The expected output is an exact restatement of all the records.

Provided data:
Segment Open

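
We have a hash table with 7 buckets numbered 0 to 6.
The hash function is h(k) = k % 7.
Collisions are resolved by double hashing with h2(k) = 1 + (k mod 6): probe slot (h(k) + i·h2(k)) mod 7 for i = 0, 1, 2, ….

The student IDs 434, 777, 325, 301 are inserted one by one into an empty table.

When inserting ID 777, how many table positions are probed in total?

2

434 hashes to 0; slot 0 is free => place at 0.
777 hashes to 0, h2=4; 0 taken => place at 4.
325 hashes to 3; slot 3 is free => place at 3.
301 hashes to 0, h2=2; 0 taken => place at 2.
Table: [434, ., 301, 325, 777, ., .]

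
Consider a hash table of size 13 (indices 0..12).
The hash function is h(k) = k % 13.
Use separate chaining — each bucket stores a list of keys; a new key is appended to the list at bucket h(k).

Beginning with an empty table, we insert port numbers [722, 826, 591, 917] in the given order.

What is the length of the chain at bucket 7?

3

722 → bucket 7
826 → bucket 7 (collision)
591 → bucket 6
917 → bucket 7 (collision)
Final buckets:
0: .
1: .
2: .
3: .
4: .
5: .
6: 591
7: 722 -> 826 -> 917
8: .
9: .
10: .
11: .
12: .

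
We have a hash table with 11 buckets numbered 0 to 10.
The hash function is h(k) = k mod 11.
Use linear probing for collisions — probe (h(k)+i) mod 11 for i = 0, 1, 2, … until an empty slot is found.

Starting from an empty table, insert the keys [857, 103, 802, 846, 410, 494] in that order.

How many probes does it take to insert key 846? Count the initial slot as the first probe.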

Segment Closed

Reply:
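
We have a hash table with 7 buckets numbered 0 to 6.
The hash function is h(k) = k % 7.
Collisions are resolved by double hashing with h2(k) = 1 + (k mod 6): probe slot (h(k) + i·h2(k)) mod 7 for i = 0, 1, 2, ….

The student IDs 434, 777, 325, 301 are inserted one by one into an empty table.

When inserting ID 777, how many table positions are probed in total?

2

434 hashes to 0; slot 0 is free => place at 0.
777 hashes to 0, h2=4; 0 taken => place at 4.
325 hashes to 3; slot 3 is free => place at 3.
301 hashes to 0, h2=2; 0 taken => place at 2.
Table: [434, ., 301, 325, 777, ., .]

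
Consider a hash table of size 13 (indices 0..12).
The hash function is h(k) = k % 13.
Use separate chaining — each bucket stores a list of keys; a new key is appended to the list at bucket h(k).

Beginning with an empty table, we insert port numbers [722, 826, 591, 917] in the given order.

What is the length of the chain at bucket 7?

3

722 → bucket 7
826 → bucket 7 (collision)
591 → bucket 6
917 → bucket 7 (collision)
Final buckets:
0: .
1: .
2: .
3: .
4: .
5: .
6: 591
7: 722 -> 826 -> 917
8: .
9: .
10: .
11: .
12: .

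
We have a hash table with 11 buckets numbered 0 to 10.
The hash function is h(k) = k mod 11.
Use linear probing for collisions — probe (h(k)+i) mod 11 for i = 0, 1, 2, … until an empty slot is found.

Starting from an empty table, insert the keys [857, 103, 802, 846, 410, 494] in that order.

How many probes does it take to insert key 846? Count the initial slot as the first probe.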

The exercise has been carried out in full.